§ **Your assignment**:
Write out every entry below word for word, leaving nothing out.

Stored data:
* * * * * * * * *
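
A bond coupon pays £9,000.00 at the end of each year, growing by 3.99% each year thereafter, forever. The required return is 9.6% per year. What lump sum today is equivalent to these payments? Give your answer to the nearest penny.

Periodic rate r = 0.096 per year.
Growing perpetuity (Gordon): PV = PMT₁ / (r − g) = 9,000 / (r − 0.0399) = £160,427.81.

£160,427.81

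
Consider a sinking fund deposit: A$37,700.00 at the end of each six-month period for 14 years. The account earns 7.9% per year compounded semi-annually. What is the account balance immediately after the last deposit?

A$1,869,344.54

This is an ordinary annuity: 28 deposits of A$37,700.00 at the end of each six-month period.
Periodic rate r = 0.079/2 per half-year; n is counted in half-years.
FV = PMT × [((1+r)^n − 1)/r] = 37,700 × [(1+r)^28 − 1] / r = A$1,869,344.54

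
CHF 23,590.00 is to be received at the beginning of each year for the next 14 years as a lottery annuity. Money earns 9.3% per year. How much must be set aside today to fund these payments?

CHF 197,412.83

This is an annuity due: 14 payments of CHF 23,590.00 at the beginning of each year.
Periodic rate r = 0.093 per year.
PV = PMT × [(1 − (1+r)^−n)/r] × (1+r) = 23,590 × [1 − (1+r)^−14] / r × (1+r) = CHF 197,412.83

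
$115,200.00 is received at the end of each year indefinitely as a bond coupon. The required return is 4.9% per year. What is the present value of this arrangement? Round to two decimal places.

$2,351,020.41

Periodic rate r = 0.049 per year.
Level perpetuity: PV = PMT / r = 115,200 / (0.049) = $2,351,020.41.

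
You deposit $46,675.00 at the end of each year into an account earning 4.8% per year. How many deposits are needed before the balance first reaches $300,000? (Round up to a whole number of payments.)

6 payments

Periodic rate r = 0.048 per year.
Ordinary annuity FV: 300,000 = 46,675 × [((1+r)^n − 1)/r].
(1+r)^n = 1 + 300,000 × r / 46,675, so n = ln(1 + 300,000·r/46,675) / ln(1+r) = 5.74.
Round up to a whole number of payments: n = 6.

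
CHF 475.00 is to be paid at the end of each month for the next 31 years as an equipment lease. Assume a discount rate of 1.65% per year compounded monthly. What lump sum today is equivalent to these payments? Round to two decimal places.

CHF 138,248.77

This is an ordinary annuity: 372 payments of CHF 475.00 at the end of each month.
Periodic rate r = 0.0165/12 per month; n is counted in months.
PV = PMT × [(1 − (1+r)^−n)/r] = 475 × [1 − (1+r)^−372] / r = CHF 138,248.77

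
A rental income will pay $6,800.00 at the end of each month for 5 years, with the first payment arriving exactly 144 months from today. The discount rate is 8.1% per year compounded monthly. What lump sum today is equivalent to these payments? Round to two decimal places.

$127,849.59

Ordinary annuity of 60 payments, first payment at period 144.
Periodic rate r = 0.081/12 per month; n is counted in months.
The ordinary-annuity PV formula values the stream one period before the first payment (period 143); discount that back 143 periods:
PV₀ = 6,800 × [1 − (1+r)^−60] / r × (1+r)^−143 = $127,849.59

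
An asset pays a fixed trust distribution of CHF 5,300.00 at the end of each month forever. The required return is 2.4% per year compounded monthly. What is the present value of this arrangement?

Periodic rate r = 0.024/12 per month.
Level perpetuity: PV = PMT / r = 5,300 / (0.024/12) = CHF 2,650,000.00.

CHF 2,650,000.00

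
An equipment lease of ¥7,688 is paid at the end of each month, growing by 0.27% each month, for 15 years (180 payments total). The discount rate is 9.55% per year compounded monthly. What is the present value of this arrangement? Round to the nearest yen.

¥891,786

Periodic rate r = 0.0955/12 per month; n is counted in months.
Growing ordinary annuity: PV = PMT₁ × [1 − ((1+g)/(1+r))^n] / (r − g) = 7,688 × [1 − ((1+0.0027)/(1+r))^180] / (r − 0.0027) = ¥891,786.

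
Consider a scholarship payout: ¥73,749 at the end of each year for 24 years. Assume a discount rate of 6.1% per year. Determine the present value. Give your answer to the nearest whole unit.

¥917,085

This is an ordinary annuity: 24 payments of ¥73,749 at the end of each year.
Periodic rate r = 0.061 per year.
PV = PMT × [(1 − (1+r)^−n)/r] = 73,749 × [1 − (1+r)^−24] / r = ¥917,085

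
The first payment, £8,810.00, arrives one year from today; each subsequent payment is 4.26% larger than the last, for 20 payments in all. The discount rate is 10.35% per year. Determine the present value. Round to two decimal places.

Periodic rate r = 0.1035 per year.
Growing ordinary annuity: PV = PMT₁ × [1 − ((1+g)/(1+r))^n] / (r − g) = 8,810 × [1 − ((1+0.0426)/(1+r))^20] / (r − 0.0426) = £98,183.37.

£98,183.37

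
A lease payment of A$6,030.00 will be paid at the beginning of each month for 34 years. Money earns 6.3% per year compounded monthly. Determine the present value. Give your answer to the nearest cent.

A$1,018,266.63

This is an annuity due: 408 payments of A$6,030.00 at the beginning of each month.
Periodic rate r = 0.063/12 per month; n is counted in months.
PV = PMT × [(1 − (1+r)^−n)/r] × (1+r) = 6,030 × [1 − (1+r)^−408] / r × (1+r) = A$1,018,266.63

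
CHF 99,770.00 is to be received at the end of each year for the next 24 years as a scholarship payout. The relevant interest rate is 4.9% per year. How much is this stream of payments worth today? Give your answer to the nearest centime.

This is an ordinary annuity: 24 payments of CHF 99,770.00 at the end of each year.
Periodic rate r = 0.049 per year.
PV = PMT × [(1 − (1+r)^−n)/r] = 99,770 × [1 − (1+r)^−24] / r = CHF 1,390,182.45

CHF 1,390,182.45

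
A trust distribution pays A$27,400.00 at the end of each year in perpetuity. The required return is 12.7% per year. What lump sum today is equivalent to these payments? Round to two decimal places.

Periodic rate r = 0.127 per year.
Level perpetuity: PV = PMT / r = 27,400 / (0.127) = A$215,748.03.

A$215,748.03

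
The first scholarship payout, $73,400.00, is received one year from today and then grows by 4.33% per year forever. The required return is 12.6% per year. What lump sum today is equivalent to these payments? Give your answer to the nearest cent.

Periodic rate r = 0.126 per year.
Growing perpetuity (Gordon): PV = PMT₁ / (r − g) = 73,400 / (r − 0.0433) = $887,545.34.

$887,545.34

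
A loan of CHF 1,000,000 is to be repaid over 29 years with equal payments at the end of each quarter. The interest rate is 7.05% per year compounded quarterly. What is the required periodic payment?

CHF 20,299.94

Level ordinary annuity; solve PV = PMT × [(1 − (1+r)^−n)/r] for PMT.
Periodic rate r = 0.0705/4 per quarter; n is counted in quarters.
With n = 116: PMT = 1,000,000 / ([(1 − (1+r)^−n)/r]) = CHF 20,299.94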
* * * * * * * * *
§ **Solved exercise**:
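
A bond coupon pays £9,000.00 at the end of each year, growing by 3.99% each year thereafter, forever. The required return is 9.6% per year. What lump sum today is equivalent to these payments? Give your answer to the nearest penny.

Periodic rate r = 0.096 per year.
Growing perpetuity (Gordon): PV = PMT₁ / (r − g) = 9,000 / (r − 0.0399) = £160,427.81.

£160,427.81

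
Consider a sinking fund deposit: A$37,700.00 at the end of each six-month period for 14 years. The account earns 7.9% per year compounded semi-annually. What is the account balance immediately after the last deposit?

A$1,869,344.54

This is an ordinary annuity: 28 deposits of A$37,700.00 at the end of each six-month period.
Periodic rate r = 0.079/2 per half-year; n is counted in half-years.
FV = PMT × [((1+r)^n − 1)/r] = 37,700 × [(1+r)^28 − 1] / r = A$1,869,344.54

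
CHF 23,590.00 is to be received at the beginning of each year for the next 14 years as a lottery annuity. Money earns 9.3% per year. How much must be set aside today to fund these payments?

CHF 197,412.83

This is an annuity due: 14 payments of CHF 23,590.00 at the beginning of each year.
Periodic rate r = 0.093 per year.
PV = PMT × [(1 − (1+r)^−n)/r] × (1+r) = 23,590 × [1 − (1+r)^−14] / r × (1+r) = CHF 197,412.83

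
$115,200.00 is received at the end of each year indefinitely as a bond coupon. The required return is 4.9% per year. What is the present value of this arrangement? Round to two decimal places.

$2,351,020.41

Periodic rate r = 0.049 per year.
Level perpetuity: PV = PMT / r = 115,200 / (0.049) = $2,351,020.41.

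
You deposit $46,675.00 at the end of each year into an account earning 4.8% per year. How many deposits are needed before the balance first reaches $300,000? (Round up to a whole number of payments.)

6 payments

Periodic rate r = 0.048 per year.
Ordinary annuity FV: 300,000 = 46,675 × [((1+r)^n − 1)/r].
(1+r)^n = 1 + 300,000 × r / 46,675, so n = ln(1 + 300,000·r/46,675) / ln(1+r) = 5.74.
Round up to a whole number of payments: n = 6.

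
CHF 475.00 is to be paid at the end of each month for the next 31 years as an equipment lease. Assume a discount rate of 1.65% per year compounded monthly. What lump sum today is equivalent to these payments? Round to two decimal places.

CHF 138,248.77

This is an ordinary annuity: 372 payments of CHF 475.00 at the end of each month.
Periodic rate r = 0.0165/12 per month; n is counted in months.
PV = PMT × [(1 − (1+r)^−n)/r] = 475 × [1 − (1+r)^−372] / r = CHF 138,248.77

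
A rental income will pay $6,800.00 at the end of each month for 5 years, with the first payment arriving exactly 144 months from today. The discount rate is 8.1% per year compounded monthly. What lump sum today is equivalent to these payments? Round to two decimal places.

$127,849.59

Ordinary annuity of 60 payments, first payment at period 144.
Periodic rate r = 0.081/12 per month; n is counted in months.
The ordinary-annuity PV formula values the stream one period before the first payment (period 143); discount that back 143 periods:
PV₀ = 6,800 × [1 − (1+r)^−60] / r × (1+r)^−143 = $127,849.59

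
An asset pays a fixed trust distribution of CHF 5,300.00 at the end of each month forever. The required return is 2.4% per year compounded monthly. What is the present value of this arrangement?

Periodic rate r = 0.024/12 per month.
Level perpetuity: PV = PMT / r = 5,300 / (0.024/12) = CHF 2,650,000.00.

CHF 2,650,000.00

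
An equipment lease of ¥7,688 is paid at the end of each month, growing by 0.27% each month, for 15 years (180 payments total). The discount rate is 9.55% per year compounded monthly. What is the present value of this arrangement? Round to the nearest yen.

¥891,786

Periodic rate r = 0.0955/12 per month; n is counted in months.
Growing ordinary annuity: PV = PMT₁ × [1 − ((1+g)/(1+r))^n] / (r − g) = 7,688 × [1 − ((1+0.0027)/(1+r))^180] / (r − 0.0027) = ¥891,786.

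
Consider a scholarship payout: ¥73,749 at the end of each year for 24 years. Assume a discount rate of 6.1% per year. Determine the present value. Give your answer to the nearest whole unit.

¥917,085

This is an ordinary annuity: 24 payments of ¥73,749 at the end of each year.
Periodic rate r = 0.061 per year.
PV = PMT × [(1 − (1+r)^−n)/r] = 73,749 × [1 − (1+r)^−24] / r = ¥917,085

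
The first payment, £8,810.00, arrives one year from today; each subsequent payment is 4.26% larger than the last, for 20 payments in all. The discount rate is 10.35% per year. Determine the present value. Round to two decimal places.

Periodic rate r = 0.1035 per year.
Growing ordinary annuity: PV = PMT₁ × [1 − ((1+g)/(1+r))^n] / (r − g) = 8,810 × [1 − ((1+0.0426)/(1+r))^20] / (r − 0.0426) = £98,183.37.

£98,183.37

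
A lease payment of A$6,030.00 will be paid at the beginning of each month for 34 years. Money earns 6.3% per year compounded monthly. Determine the present value. Give your answer to the nearest cent.

A$1,018,266.63

This is an annuity due: 408 payments of A$6,030.00 at the beginning of each month.
Periodic rate r = 0.063/12 per month; n is counted in months.
PV = PMT × [(1 − (1+r)^−n)/r] × (1+r) = 6,030 × [1 − (1+r)^−408] / r × (1+r) = A$1,018,266.63

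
CHF 99,770.00 is to be received at the end of each year for the next 24 years as a scholarship payout. The relevant interest rate is 4.9% per year. How much is this stream of payments worth today? Give your answer to the nearest centime.

This is an ordinary annuity: 24 payments of CHF 99,770.00 at the end of each year.
Periodic rate r = 0.049 per year.
PV = PMT × [(1 − (1+r)^−n)/r] = 99,770 × [1 − (1+r)^−24] / r = CHF 1,390,182.45

CHF 1,390,182.45

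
A trust distribution pays A$27,400.00 at the end of each year in perpetuity. The required return is 12.7% per year. What lump sum today is equivalent to these payments? Round to two decimal places.

Periodic rate r = 0.127 per year.
Level perpetuity: PV = PMT / r = 27,400 / (0.127) = A$215,748.03.

A$215,748.03

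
The first scholarship payout, $73,400.00, is received one year from today and then grows by 4.33% per year forever. The required return is 12.6% per year. What lump sum today is equivalent to these payments? Give your answer to the nearest cent.

Periodic rate r = 0.126 per year.
Growing perpetuity (Gordon): PV = PMT₁ / (r − g) = 73,400 / (r − 0.0433) = $887,545.34.

$887,545.34

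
A loan of CHF 1,000,000 is to be repaid over 29 years with equal payments at the end of each quarter. The interest rate is 7.05% per year compounded quarterly. What is the required periodic payment?

CHF 20,299.94

Level ordinary annuity; solve PV = PMT × [(1 − (1+r)^−n)/r] for PMT.
Periodic rate r = 0.0705/4 per quarter; n is counted in quarters.
With n = 116: PMT = 1,000,000 / ([(1 − (1+r)^−n)/r]) = CHF 20,299.94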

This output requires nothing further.